__RECORDS FOR THIS EXERCISE__
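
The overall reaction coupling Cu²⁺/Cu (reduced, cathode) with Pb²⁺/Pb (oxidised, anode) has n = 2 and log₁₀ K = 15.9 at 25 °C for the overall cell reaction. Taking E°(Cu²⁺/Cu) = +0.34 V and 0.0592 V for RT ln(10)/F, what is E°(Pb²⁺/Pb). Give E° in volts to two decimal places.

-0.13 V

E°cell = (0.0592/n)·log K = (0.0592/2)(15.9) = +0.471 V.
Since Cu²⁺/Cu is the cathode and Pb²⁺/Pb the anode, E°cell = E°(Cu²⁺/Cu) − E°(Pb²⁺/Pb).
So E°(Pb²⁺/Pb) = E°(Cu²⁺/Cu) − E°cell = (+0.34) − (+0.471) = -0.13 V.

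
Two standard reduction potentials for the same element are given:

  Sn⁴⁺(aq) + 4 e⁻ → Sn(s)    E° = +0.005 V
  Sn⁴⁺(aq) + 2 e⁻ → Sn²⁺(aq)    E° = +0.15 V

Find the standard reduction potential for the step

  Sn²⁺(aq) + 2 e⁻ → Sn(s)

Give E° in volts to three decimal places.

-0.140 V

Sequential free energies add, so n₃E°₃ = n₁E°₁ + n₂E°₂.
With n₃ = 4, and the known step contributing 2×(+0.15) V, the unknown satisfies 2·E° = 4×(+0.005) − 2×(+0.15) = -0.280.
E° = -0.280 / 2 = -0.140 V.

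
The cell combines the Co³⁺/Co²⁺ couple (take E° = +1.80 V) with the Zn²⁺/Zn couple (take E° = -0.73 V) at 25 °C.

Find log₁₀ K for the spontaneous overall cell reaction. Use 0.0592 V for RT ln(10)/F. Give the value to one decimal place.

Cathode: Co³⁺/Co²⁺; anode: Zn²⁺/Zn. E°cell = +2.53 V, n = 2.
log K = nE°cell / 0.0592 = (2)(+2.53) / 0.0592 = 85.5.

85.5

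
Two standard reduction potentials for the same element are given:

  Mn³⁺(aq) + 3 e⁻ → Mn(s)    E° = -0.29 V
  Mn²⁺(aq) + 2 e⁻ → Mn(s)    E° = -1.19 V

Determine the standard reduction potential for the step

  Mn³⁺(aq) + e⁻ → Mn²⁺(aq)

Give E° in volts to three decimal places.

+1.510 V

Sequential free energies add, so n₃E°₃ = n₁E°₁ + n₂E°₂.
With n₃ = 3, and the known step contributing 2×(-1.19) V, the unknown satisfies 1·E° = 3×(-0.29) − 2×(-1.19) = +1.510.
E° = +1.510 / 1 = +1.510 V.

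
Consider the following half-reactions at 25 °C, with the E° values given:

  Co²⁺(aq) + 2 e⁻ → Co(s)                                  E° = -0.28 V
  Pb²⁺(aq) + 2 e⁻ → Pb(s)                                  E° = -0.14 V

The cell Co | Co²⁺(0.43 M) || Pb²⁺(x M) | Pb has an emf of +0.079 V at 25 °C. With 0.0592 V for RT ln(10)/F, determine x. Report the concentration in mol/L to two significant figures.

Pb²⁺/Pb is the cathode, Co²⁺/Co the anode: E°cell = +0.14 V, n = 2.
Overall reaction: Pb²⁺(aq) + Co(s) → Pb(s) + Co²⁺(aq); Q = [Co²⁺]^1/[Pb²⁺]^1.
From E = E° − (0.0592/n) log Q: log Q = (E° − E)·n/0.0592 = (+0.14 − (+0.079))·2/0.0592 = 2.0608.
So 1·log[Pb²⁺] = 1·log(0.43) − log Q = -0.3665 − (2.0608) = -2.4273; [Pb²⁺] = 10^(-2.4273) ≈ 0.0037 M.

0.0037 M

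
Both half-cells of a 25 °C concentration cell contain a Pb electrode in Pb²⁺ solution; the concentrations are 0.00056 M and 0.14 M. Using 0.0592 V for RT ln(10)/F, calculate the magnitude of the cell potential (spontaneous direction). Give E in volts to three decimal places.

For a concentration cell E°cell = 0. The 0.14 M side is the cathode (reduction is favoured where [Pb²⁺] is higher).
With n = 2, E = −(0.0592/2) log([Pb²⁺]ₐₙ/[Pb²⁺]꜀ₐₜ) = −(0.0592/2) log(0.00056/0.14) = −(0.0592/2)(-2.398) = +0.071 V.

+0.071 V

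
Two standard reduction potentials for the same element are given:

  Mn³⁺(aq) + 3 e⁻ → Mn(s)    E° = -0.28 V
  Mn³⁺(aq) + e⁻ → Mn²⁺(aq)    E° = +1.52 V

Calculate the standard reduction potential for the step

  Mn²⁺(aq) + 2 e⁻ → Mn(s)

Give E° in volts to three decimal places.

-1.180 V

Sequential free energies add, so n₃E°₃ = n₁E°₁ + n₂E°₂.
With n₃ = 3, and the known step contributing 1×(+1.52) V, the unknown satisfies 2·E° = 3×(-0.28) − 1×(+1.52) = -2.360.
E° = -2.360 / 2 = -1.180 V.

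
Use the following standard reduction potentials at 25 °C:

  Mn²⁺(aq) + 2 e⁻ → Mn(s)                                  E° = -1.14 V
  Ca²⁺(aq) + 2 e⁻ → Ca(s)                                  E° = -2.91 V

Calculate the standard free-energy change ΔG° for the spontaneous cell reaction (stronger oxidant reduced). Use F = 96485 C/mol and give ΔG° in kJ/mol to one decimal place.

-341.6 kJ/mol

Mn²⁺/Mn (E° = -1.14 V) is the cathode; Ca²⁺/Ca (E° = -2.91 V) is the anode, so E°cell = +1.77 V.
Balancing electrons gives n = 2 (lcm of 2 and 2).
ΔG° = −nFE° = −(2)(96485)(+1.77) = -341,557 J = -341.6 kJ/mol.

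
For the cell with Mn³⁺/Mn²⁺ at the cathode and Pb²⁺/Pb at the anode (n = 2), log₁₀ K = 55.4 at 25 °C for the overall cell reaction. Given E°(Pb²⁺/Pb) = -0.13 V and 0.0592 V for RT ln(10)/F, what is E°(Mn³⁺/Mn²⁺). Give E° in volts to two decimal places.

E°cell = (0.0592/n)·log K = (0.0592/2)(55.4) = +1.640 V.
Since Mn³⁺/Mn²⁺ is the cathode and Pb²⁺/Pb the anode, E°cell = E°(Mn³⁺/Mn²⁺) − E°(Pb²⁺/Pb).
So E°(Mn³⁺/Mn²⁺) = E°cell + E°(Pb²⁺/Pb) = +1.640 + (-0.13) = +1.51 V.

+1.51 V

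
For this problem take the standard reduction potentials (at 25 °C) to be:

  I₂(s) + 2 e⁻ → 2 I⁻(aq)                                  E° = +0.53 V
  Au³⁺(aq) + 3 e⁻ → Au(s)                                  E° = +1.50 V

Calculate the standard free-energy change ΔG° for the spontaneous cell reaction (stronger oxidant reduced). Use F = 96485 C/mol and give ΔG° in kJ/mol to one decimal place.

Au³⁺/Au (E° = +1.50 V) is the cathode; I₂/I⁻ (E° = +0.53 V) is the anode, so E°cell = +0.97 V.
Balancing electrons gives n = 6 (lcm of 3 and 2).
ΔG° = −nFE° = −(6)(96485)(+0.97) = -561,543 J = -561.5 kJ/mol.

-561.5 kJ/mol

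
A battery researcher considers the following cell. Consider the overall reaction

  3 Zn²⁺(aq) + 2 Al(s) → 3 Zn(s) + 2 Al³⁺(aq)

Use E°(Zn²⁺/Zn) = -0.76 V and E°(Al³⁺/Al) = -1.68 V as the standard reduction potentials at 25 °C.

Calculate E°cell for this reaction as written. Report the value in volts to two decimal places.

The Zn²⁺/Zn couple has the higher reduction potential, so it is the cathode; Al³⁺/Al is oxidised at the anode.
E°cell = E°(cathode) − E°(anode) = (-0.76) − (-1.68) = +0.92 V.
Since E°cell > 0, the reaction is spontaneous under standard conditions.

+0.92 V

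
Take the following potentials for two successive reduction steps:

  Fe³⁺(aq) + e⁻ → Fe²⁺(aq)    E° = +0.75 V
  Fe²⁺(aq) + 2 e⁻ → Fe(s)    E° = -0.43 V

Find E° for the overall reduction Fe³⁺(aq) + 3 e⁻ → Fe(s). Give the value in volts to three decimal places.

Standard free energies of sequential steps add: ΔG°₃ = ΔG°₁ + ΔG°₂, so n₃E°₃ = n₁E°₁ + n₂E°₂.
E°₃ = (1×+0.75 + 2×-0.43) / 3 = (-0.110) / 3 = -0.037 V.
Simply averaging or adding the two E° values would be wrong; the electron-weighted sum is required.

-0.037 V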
...
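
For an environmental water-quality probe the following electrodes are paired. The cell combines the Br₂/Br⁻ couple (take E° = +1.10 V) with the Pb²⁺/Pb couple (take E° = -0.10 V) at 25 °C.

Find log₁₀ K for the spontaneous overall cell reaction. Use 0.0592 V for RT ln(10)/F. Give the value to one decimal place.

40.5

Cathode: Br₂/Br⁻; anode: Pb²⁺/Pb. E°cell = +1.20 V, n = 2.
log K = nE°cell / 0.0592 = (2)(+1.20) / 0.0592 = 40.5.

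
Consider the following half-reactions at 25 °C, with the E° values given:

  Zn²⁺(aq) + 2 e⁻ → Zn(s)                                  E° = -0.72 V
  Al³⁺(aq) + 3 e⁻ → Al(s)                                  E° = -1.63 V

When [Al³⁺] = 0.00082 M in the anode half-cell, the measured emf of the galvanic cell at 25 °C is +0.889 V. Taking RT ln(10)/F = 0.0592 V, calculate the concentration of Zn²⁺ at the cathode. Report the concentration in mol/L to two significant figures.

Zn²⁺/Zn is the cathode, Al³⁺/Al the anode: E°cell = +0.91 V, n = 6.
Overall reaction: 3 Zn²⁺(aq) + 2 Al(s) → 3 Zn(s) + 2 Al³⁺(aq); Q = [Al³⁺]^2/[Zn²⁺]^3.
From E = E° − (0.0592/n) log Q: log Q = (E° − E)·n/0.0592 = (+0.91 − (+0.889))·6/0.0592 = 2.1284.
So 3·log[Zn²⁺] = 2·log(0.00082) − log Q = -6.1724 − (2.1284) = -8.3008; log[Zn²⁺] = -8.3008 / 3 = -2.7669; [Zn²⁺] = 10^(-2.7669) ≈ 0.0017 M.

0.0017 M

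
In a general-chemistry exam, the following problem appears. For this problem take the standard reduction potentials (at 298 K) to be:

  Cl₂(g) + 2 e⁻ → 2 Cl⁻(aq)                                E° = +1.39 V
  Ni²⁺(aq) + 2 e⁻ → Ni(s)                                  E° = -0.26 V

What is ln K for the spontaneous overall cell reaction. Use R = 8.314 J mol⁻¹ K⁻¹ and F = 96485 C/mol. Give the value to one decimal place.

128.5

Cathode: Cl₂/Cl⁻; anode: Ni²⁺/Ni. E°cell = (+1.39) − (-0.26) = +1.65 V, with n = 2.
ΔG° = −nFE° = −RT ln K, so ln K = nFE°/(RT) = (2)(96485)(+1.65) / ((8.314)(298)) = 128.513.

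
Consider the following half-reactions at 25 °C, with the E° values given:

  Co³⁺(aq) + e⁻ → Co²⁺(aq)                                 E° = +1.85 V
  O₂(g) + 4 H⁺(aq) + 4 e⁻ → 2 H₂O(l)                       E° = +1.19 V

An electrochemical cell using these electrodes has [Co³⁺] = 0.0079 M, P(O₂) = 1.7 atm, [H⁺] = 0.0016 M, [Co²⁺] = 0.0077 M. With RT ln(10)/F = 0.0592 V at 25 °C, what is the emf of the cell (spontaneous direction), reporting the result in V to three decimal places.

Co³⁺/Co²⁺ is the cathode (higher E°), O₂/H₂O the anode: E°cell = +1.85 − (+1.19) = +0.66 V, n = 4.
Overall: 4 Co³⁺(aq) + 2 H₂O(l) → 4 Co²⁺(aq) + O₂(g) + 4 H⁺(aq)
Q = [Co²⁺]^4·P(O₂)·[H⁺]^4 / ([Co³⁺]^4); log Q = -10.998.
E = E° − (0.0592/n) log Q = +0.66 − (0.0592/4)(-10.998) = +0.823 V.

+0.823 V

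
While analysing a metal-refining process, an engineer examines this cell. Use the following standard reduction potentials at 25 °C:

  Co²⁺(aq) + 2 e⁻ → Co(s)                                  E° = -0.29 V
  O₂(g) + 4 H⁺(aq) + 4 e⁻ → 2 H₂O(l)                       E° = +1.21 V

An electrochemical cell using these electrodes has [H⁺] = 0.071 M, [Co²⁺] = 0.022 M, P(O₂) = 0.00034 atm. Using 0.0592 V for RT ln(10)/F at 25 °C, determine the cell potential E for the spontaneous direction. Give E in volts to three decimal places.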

__THE TASK__
Reproduce exactly, and with no other material, the lines between those holding "An electrochemical cell using these electrodes has [Co³⁺]" and "While analysing a", inclusive.

__ANSWER TO THIS TASK__
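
An electrochemical cell using these electrodes has [Co³⁺] = 0.0079 M, P(O₂) = 1.7 atm, [H⁺] = 0.0016 M, [Co²⁺] = 0.0077 M. With RT ln(10)/F = 0.0592 V at 25 °C, what is the emf of the cell (spontaneous direction), reporting the result in V to three decimal places.

Co³⁺/Co²⁺ is the cathode (higher E°), O₂/H₂O the anode: E°cell = +1.85 − (+1.19) = +0.66 V, n = 4.
Overall: 4 Co³⁺(aq) + 2 H₂O(l) → 4 Co²⁺(aq) + O₂(g) + 4 H⁺(aq)
Q = [Co²⁺]^4·P(O₂)·[H⁺]^4 / ([Co³⁺]^4); log Q = -10.998.
E = E° − (0.0592/n) log Q = +0.66 − (0.0592/4)(-10.998) = +0.823 V.

+0.823 V

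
While analysing a metal-refining process, an engineer examines this cell. Use the following standard reduction potentials at 25 °C: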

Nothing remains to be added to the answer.